= Task statement =
Retype each record shown below, leaving every character as it is.

[Stored items]
========================================================================
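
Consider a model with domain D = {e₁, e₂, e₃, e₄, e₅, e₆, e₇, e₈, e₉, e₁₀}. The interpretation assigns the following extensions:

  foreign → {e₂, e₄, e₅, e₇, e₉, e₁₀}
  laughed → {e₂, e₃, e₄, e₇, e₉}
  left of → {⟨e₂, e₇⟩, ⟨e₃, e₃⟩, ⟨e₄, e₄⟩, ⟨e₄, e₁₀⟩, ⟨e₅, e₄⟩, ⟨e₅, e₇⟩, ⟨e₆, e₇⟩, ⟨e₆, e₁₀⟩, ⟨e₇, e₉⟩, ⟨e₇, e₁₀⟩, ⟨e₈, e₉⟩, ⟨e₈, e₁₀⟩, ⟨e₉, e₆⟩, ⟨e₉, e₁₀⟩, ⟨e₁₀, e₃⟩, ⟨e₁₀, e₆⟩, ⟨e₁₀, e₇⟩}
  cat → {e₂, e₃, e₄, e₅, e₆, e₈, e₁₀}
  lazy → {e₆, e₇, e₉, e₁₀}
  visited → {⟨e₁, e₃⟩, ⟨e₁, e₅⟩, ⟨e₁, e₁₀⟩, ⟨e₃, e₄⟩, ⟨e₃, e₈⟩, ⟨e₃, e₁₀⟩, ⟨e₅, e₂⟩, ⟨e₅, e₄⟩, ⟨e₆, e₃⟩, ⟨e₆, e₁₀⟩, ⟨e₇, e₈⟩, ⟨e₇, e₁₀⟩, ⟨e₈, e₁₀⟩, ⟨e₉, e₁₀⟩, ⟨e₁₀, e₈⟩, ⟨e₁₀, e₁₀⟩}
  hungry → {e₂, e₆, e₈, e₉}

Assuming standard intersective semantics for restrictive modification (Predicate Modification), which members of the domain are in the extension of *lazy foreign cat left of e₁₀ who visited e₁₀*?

{ }

⟦left of e₁₀⟧ = {x : ⟨x, e₁₀⟩ ∈ ⟦left of⟧} = {e₄, e₆, e₇, e₈, e₉}
⟦who visited e₁₀⟧ = {x : ⟨x, e₁₀⟩ ∈ ⟦visited⟧} = {e₁, e₃, e₆, e₇, e₈, e₉, e₁₀}
⟦cat⟧ = {e₂, e₃, e₄, e₅, e₆, e₈, e₁₀}
… ∩ ⟦left of e₁₀⟧ = {e₂, e₃, e₄, e₅, e₆, e₈, e₁₀} ∩ {e₄, e₆, e₇, e₈, e₉} = {e₄, e₆, e₈}
… ∩ ⟦who visited e₁₀⟧ = {e₄, e₆, e₈} ∩ {e₁, e₃, e₆, e₇, e₈, e₉, e₁₀} = {e₆, e₈}
… ∩ ⟦lazy⟧ = {e₆, e₈} ∩ {e₆, e₇, e₉, e₁₀} = {e₆}
… ∩ ⟦foreign⟧ = {e₆} ∩ {e₂, e₄, e₅, e₇, e₉, e₁₀} = ∅
So ⟦lazy foreign cat left of e₁₀ who visited e₁₀⟧ = { }.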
========================================================================
= Solution for this problem =
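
Consider a model with domain D = {e₁, e₂, e₃, e₄, e₅, e₆, e₇, e₈, e₉, e₁₀}. The interpretation assigns the following extensions:

  foreign → {e₂, e₄, e₅, e₇, e₉, e₁₀}
  laughed → {e₂, e₃, e₄, e₇, e₉}
  left of → {⟨e₂, e₇⟩, ⟨e₃, e₃⟩, ⟨e₄, e₄⟩, ⟨e₄, e₁₀⟩, ⟨e₅, e₄⟩, ⟨e₅, e₇⟩, ⟨e₆, e₇⟩, ⟨e₆, e₁₀⟩, ⟨e₇, e₉⟩, ⟨e₇, e₁₀⟩, ⟨e₈, e₉⟩, ⟨e₈, e₁₀⟩, ⟨e₉, e₆⟩, ⟨e₉, e₁₀⟩, ⟨e₁₀, e₃⟩, ⟨e₁₀, e₆⟩, ⟨e₁₀, e₇⟩}
  cat → {e₂, e₃, e₄, e₅, e₆, e₈, e₁₀}
  lazy → {e₆, e₇, e₉, e₁₀}
  visited → {⟨e₁, e₃⟩, ⟨e₁, e₅⟩, ⟨e₁, e₁₀⟩, ⟨e₃, e₄⟩, ⟨e₃, e₈⟩, ⟨e₃, e₁₀⟩, ⟨e₅, e₂⟩, ⟨e₅, e₄⟩, ⟨e₆, e₃⟩, ⟨e₆, e₁₀⟩, ⟨e₇, e₈⟩, ⟨e₇, e₁₀⟩, ⟨e₈, e₁₀⟩, ⟨e₉, e₁₀⟩, ⟨e₁₀, e₈⟩, ⟨e₁₀, e₁₀⟩}
  hungry → {e₂, e₆, e₈, e₉}

Assuming standard intersective semantics for restrictive modification (Predicate Modification), which members of the domain are in the extension of *lazy foreign cat left of e₁₀ who visited e₁₀*?

{ }

⟦left of e₁₀⟧ = {x : ⟨x, e₁₀⟩ ∈ ⟦left of⟧} = {e₄, e₆, e₇, e₈, e₉}
⟦who visited e₁₀⟧ = {x : ⟨x, e₁₀⟩ ∈ ⟦visited⟧} = {e₁, e₃, e₆, e₇, e₈, e₉, e₁₀}
⟦cat⟧ = {e₂, e₃, e₄, e₅, e₆, e₈, e₁₀}
… ∩ ⟦left of e₁₀⟧ = {e₂, e₃, e₄, e₅, e₆, e₈, e₁₀} ∩ {e₄, e₆, e₇, e₈, e₉} = {e₄, e₆, e₈}
… ∩ ⟦who visited e₁₀⟧ = {e₄, e₆, e₈} ∩ {e₁, e₃, e₆, e₇, e₈, e₉, e₁₀} = {e₆, e₈}
… ∩ ⟦lazy⟧ = {e₆, e₈} ∩ {e₆, e₇, e₉, e₁₀} = {e₆}
… ∩ ⟦foreign⟧ = {e₆} ∩ {e₂, e₄, e₅, e₇, e₉, e₁₀} = ∅
So ⟦lazy foreign cat left of e₁₀ who visited e₁₀⟧ = { }.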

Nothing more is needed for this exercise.